[Stored data]
-----

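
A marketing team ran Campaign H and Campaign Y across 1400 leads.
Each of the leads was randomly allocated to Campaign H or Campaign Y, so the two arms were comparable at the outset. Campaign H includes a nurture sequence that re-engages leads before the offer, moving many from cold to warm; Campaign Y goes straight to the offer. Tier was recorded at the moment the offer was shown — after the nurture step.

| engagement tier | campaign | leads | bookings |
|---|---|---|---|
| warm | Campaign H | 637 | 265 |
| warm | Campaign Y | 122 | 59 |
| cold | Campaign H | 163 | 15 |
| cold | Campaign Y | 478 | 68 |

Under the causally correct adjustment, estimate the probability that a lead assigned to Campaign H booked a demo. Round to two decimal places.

0.35

Within every engagement tier level Campaign Y has the higher rate, yet pooled Campaign H does — Simpson's reversal.
Engagement tier is downstream of the campaign. One should not condition on a consequence of treatment, so the overall rates are the right comparison.
So P(outcome | do(Campaign H)) is just the pooled rate for Campaign H: 280/800 = 0.350.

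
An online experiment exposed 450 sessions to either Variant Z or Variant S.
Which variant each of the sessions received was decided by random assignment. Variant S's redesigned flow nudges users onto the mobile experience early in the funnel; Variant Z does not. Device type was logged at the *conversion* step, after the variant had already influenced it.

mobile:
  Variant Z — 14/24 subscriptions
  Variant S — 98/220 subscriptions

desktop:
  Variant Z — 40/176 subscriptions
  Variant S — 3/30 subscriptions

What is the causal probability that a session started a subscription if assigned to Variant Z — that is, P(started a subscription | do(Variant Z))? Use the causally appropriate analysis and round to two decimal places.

Device type is recorded after the variant and is itself shifted by it — it sits on the causal path from variant to outcome. Conditioning on a mediator would strip out part of the effect we want; the pooled comparison gives the total causal effect.
So P(outcome | do(Variant Z)) is just the pooled rate for Variant Z: 54/200 = 0.270.

0.27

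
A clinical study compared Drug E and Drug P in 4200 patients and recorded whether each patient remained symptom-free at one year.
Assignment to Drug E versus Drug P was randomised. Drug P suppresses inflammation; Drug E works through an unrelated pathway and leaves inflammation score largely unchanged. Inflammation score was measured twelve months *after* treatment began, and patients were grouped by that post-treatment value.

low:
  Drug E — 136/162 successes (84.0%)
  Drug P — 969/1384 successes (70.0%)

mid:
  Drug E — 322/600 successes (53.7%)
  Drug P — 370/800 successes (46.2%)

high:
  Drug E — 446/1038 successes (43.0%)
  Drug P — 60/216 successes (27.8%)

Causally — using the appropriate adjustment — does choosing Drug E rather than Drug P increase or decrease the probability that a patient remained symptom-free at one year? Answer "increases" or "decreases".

Inflammation score lies on the pathway drug → inflammation score → outcome, so adjusting for it blocks the indirect effect. For the total causal effect of drug, use the unadjusted pooled rates.
Pooled: Drug E 50.2% vs Drug P 58.3%; Drug P is higher overall.

decreases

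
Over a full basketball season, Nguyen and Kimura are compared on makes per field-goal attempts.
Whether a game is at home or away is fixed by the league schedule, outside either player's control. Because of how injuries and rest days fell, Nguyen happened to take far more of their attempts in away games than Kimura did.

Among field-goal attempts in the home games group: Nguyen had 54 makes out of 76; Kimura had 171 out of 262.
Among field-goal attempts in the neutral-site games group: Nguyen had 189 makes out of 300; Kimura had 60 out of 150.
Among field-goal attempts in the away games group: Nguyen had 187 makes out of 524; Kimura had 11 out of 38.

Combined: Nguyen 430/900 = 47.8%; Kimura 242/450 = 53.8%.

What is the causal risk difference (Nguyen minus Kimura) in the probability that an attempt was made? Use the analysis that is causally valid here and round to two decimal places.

Since game venue is a pre-existing factor (not a product of the player) and it affects the outcome on its own, it is a confounder. The stratified rates, not the pooled rate, identify the causal effect.
Adjusting over the population distribution of game venue: 0.250·(0.711−0.653) + 0.333·(0.630−0.400) + 0.416·(0.357−0.289) = +0.119.

+0.12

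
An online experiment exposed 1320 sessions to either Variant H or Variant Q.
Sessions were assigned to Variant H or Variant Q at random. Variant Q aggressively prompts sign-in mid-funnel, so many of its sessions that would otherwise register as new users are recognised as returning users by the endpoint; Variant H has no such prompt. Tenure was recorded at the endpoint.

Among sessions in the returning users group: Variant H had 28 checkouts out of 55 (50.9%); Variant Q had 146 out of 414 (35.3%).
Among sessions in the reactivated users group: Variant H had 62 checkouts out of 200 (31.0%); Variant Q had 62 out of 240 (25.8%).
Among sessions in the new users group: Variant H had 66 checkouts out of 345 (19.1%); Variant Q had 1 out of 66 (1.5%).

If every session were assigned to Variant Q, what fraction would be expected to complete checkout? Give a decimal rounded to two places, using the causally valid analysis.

0.29

User tenure is recorded after the variant and is itself shifted by it — it sits on the causal path from variant to outcome. Conditioning on a mediator would strip out part of the effect we want; the pooled comparison gives the total causal effect.
So P(outcome | do(Variant Q)) is just the pooled rate for Variant Q: 209/720 = 0.290.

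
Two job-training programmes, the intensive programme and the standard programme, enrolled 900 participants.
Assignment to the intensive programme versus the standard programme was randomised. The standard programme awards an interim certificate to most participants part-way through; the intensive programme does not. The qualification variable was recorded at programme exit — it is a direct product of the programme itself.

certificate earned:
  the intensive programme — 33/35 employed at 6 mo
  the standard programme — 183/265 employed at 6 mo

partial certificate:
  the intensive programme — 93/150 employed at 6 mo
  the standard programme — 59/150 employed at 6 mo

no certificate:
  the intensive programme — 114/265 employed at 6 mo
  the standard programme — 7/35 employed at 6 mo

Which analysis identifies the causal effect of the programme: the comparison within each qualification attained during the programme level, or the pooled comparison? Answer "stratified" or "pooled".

pooled

Within every qualification attained during the programme level the intensive programme has the higher rate, yet pooled the standard programme does — Simpson's reversal.
The distribution of qualification attained during the programme is itself part of what the programme does — it is an intermediate outcome. Holding it fixed would remove that part of the effect; the total effect is the pooled difference.
Pooled: the intensive programme 53.3% vs the standard programme 55.3%; the standard programme is higher overall.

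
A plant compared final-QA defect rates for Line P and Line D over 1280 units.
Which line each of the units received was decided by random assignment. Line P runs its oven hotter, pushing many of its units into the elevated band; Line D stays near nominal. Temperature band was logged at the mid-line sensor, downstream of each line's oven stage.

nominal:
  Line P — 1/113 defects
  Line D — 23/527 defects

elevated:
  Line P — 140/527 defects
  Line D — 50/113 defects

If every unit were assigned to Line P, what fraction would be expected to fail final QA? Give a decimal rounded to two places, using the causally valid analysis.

0.22

Stratifying would compare lines among units the lines themselves sorted into in-process temperature band groups — a form of selection on an intermediate. The unconditioned pooled rates give the total causal effect.
So P(outcome | do(Line P)) is just the pooled rate for Line P: 141/640 = 0.220.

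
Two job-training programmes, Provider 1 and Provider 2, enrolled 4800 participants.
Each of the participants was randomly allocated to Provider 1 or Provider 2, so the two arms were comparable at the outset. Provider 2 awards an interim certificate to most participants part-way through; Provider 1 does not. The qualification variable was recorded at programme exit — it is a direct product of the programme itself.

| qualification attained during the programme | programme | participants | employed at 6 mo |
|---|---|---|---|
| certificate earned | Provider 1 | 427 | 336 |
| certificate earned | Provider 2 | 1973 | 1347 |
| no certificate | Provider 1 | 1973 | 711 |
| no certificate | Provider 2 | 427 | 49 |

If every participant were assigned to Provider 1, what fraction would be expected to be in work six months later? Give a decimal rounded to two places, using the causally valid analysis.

0.44

Because the programme influences qualification attained during the programme, qualification attained during the programme is a post-treatment mediator, not a confounder. Stratifying on it would bias the estimate; the causal effect is the crude pooled difference.
So P(outcome | do(Provider 1)) is just the pooled rate for Provider 1: 1047/2400 = 0.436.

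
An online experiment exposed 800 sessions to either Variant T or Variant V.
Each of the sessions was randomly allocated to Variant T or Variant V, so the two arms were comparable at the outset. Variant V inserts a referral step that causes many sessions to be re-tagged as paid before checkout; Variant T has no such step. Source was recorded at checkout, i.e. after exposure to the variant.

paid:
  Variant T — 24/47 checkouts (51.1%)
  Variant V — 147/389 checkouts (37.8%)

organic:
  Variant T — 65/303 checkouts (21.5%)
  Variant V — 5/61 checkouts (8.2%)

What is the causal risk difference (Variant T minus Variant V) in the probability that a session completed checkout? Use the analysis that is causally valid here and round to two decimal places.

Because the variant influences traffic source, traffic source is a post-treatment mediator, not a confounder. Stratifying on it would bias the estimate; the causal effect is the crude pooled difference.
The causal difference is the pooled difference: 0.254 − 0.338 = -0.083.

-0.08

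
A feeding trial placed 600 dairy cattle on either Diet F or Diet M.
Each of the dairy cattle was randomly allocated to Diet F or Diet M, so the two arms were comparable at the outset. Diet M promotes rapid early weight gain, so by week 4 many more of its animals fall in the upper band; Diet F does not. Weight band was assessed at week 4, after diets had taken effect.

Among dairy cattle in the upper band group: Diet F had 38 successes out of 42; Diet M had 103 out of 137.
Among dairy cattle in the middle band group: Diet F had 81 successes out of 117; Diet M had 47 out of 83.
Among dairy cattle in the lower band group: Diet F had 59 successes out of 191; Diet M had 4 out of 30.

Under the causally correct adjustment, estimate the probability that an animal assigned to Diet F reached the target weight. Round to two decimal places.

0.51

The week-4 weight band-specific comparison favours Diet F throughout, but the pooled figures favour Diet M. The question is whether to condition on week-4 weight band.
Week-4 weight band is recorded after the diet and is itself shifted by it — it sits on the causal path from diet to outcome. Conditioning on a mediator would strip out part of the effect we want; the pooled comparison gives the total causal effect.
So P(outcome | do(Diet F)) is just the pooled rate for Diet F: 178/350 = 0.509.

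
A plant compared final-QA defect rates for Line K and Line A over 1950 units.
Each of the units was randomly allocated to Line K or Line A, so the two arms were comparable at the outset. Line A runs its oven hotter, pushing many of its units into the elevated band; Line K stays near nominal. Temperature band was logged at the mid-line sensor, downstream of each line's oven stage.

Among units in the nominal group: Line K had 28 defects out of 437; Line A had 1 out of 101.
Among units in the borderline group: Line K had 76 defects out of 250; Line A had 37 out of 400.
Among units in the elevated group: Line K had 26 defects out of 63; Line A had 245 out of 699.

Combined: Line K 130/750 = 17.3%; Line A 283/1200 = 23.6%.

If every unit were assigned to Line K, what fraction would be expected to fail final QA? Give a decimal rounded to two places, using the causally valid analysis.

0.17

In-process temperature band here is a post-treatment variable shaped by the line; conditioning on it would introduce bias rather than remove it. The overall comparison is the causal one.
So P(outcome | do(Line K)) is just the pooled rate for Line K: 130/750 = 0.173.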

-----

Give back exactly the lines from the beginning of the records through the line containing "Y | 478 | 68 |", and only those.

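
A marketing team ran Campaign H and Campaign Y across 1400 leads.
Each of the leads was randomly allocated to Campaign H or Campaign Y, so the two arms were comparable at the outset. Campaign H includes a nurture sequence that re-engages leads before the offer, moving many from cold to warm; Campaign Y goes straight to the offer. Tier was recorded at the moment the offer was shown — after the nurture step.

| engagement tier | campaign | leads | bookings |
|---|---|---|---|
| warm | Campaign H | 637 | 265 |
| warm | Campaign Y | 122 | 59 |
| cold | Campaign H | 163 | 15 |
| cold | Campaign Y | 478 | 68 |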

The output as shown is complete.